WHAT THE EXERCISE ASKS: Beneath this line is the data. Output exactly the lines from the line with "N0: box=[-19,-19,-17]..[16,14,18] children=[5, 7, 9, 8]" to the line with "Ray: origin (7, -7, -1), direction", both ends included, and nothing more.
☆ ☆ ☆ ☆ ☆
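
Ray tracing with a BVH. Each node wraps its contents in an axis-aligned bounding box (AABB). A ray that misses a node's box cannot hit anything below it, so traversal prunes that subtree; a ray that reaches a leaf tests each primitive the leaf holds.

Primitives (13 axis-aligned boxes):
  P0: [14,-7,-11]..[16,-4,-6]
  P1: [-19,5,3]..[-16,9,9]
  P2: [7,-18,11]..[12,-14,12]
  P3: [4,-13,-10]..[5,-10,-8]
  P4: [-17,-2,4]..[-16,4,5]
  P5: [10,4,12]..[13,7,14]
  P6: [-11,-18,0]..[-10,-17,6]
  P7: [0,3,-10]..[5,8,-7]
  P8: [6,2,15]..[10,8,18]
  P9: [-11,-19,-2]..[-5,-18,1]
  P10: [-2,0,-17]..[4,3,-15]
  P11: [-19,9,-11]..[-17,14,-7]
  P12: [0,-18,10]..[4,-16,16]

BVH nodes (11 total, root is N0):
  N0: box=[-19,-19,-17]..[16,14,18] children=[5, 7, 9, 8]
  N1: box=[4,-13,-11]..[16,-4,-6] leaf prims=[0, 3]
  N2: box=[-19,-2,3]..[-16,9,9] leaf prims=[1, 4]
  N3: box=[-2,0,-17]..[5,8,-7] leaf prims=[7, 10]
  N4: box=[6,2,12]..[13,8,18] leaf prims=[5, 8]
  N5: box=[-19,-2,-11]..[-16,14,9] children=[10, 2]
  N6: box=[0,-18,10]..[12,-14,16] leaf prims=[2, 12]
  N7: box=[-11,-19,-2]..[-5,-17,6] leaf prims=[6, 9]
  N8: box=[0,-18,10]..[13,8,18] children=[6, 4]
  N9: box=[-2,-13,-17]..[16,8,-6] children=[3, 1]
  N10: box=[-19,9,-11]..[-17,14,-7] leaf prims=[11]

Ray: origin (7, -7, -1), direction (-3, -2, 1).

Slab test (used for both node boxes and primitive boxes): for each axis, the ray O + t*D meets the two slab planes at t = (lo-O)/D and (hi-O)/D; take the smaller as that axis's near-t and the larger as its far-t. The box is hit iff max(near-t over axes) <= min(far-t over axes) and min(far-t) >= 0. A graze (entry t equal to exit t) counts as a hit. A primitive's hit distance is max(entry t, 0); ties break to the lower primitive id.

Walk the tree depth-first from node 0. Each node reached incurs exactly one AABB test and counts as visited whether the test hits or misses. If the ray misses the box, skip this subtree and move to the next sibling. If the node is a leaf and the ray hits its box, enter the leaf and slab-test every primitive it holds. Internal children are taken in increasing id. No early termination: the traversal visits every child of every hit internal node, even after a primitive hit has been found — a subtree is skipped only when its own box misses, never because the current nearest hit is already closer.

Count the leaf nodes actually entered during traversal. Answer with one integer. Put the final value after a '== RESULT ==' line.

Traverse from the root:
N0 x:[-3,26/3] y:[-21/2,6] z:[-16,19] -> hit [-3,6], descend [5, 7, 8, 9]
  N5 x:[23/3,26/3] y:[-21/2,-5/2] z:[-10,10] -> miss, prune
  N7 x:[4,6] y:[5,6] z:[-1,7] -> hit [5,6] leaf, test {P6(miss), P9(miss)}
  N8 x:[-2,7/3] y:[-15/2,11/2] z:[11,19] -> miss, prune
  N9 x:[-3,3] y:[-15/2,3] z:[-16,-5] -> miss, prune

Visited [0, 5, 7, 8, 9]. Tests: 5 box, 1 leaf. Nearest: miss.

== RESULT ==
1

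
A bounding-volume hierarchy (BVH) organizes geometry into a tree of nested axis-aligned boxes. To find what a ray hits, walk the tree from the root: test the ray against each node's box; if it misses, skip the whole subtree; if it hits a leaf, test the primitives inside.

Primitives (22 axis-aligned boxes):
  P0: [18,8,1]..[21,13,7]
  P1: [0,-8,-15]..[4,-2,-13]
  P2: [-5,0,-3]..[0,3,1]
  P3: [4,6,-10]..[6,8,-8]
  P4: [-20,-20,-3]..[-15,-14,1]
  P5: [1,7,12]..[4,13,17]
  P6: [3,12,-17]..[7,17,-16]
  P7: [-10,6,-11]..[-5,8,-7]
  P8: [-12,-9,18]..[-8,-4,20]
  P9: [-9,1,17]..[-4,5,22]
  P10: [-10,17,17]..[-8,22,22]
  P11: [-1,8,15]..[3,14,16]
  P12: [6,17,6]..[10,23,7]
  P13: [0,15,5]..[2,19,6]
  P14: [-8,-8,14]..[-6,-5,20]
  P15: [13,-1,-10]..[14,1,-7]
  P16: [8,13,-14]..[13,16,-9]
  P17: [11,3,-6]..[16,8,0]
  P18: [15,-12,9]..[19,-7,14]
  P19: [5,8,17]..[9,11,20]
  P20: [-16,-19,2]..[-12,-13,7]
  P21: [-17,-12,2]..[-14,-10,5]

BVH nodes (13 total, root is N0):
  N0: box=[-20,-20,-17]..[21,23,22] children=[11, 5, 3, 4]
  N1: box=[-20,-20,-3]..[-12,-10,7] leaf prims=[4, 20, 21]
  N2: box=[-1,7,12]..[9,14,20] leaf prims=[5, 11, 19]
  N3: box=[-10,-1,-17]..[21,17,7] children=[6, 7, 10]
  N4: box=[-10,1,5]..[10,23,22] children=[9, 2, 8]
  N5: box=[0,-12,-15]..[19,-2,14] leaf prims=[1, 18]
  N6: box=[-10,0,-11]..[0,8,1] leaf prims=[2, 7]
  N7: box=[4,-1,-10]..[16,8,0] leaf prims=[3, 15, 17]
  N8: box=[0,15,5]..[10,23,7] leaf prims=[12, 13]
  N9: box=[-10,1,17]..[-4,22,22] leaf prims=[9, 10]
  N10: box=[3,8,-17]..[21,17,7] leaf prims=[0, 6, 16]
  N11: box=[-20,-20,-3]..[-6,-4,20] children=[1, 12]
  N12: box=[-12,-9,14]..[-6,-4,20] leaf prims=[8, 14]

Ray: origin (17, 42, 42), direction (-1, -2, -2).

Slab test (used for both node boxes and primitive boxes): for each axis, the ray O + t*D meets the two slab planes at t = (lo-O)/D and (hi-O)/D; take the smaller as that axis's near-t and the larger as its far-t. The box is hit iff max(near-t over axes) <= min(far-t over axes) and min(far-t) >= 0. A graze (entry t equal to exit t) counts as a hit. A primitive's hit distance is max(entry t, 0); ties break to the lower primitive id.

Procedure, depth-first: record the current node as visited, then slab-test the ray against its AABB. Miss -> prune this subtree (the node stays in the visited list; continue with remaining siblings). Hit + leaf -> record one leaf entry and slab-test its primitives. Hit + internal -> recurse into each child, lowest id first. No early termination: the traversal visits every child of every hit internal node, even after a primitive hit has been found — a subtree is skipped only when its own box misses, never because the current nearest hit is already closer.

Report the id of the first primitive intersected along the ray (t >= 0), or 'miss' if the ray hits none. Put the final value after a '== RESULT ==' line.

Trace the traversal:
N0 x:[-4,37] y:[19/2,31] z:[10,59/2] -> hit [10,59/2], descend [3, 4, 5, 11]
  N3 x:[-4,27] y:[25/2,43/2] z:[35/2,59/2] -> hit [35/2,43/2], descend [6, 7, 10]
    N6 x:[17,27] y:[17,21] z:[41/2,53/2] -> hit [41/2,21] leaf, test {P2@t=41/2, P7(miss)}
    N7 x:[1,13] y:[17,43/2] z:[21,26] -> miss, prune
    N10 x:[-4,14] y:[25/2,17] z:[35/2,59/2] -> miss, prune
  N4 x:[7,27] y:[19/2,41/2] z:[10,37/2] -> hit [10,37/2], descend [2, 8, 9]
    N2 x:[8,18] y:[14,35/2] z:[11,15] -> hit [14,15] leaf, test {P5@t=29/2, P11(miss), P19(miss)}
    N8 x:[7,17] y:[19/2,27/2] z:[35/2,37/2] -> miss, prune
    N9 x:[21,27] y:[10,41/2] z:[10,25/2] -> miss, prune
  N5 x:[-2,17] y:[22,27] z:[14,57/2] -> miss, prune
  N11 x:[23,37] y:[23,31] z:[11,45/2] -> miss, prune

order=[0, 3, 6, 7, 10, 4, 2, 8, 9, 5, 11]  |boxes|=11  |leaves|=2  hit=P5

== RESULT ==
5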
☆ ☆ ☆ ☆ ☆
TASK ANSWER:
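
  N0: box=[-19,-19,-17]..[16,14,18] children=[5, 7, 9, 8]
  N1: box=[4,-13,-11]..[16,-4,-6] leaf prims=[0, 3]
  N2: box=[-19,-2,3]..[-16,9,9] leaf prims=[1, 4]
  N3: box=[-2,0,-17]..[5,8,-7] leaf prims=[7, 10]
  N4: box=[6,2,12]..[13,8,18] leaf prims=[5, 8]
  N5: box=[-19,-2,-11]..[-16,14,9] children=[10, 2]
  N6: box=[0,-18,10]..[12,-14,16] leaf prims=[2, 12]
  N7: box=[-11,-19,-2]..[-5,-17,6] leaf prims=[6, 9]
  N8: box=[0,-18,10]..[13,8,18] children=[6, 4]
  N9: box=[-2,-13,-17]..[16,8,-6] children=[3, 1]
  N10: box=[-19,9,-11]..[-17,14,-7] leaf prims=[11]

Ray: origin (7, -7, -1), direction (-3, -2, 1).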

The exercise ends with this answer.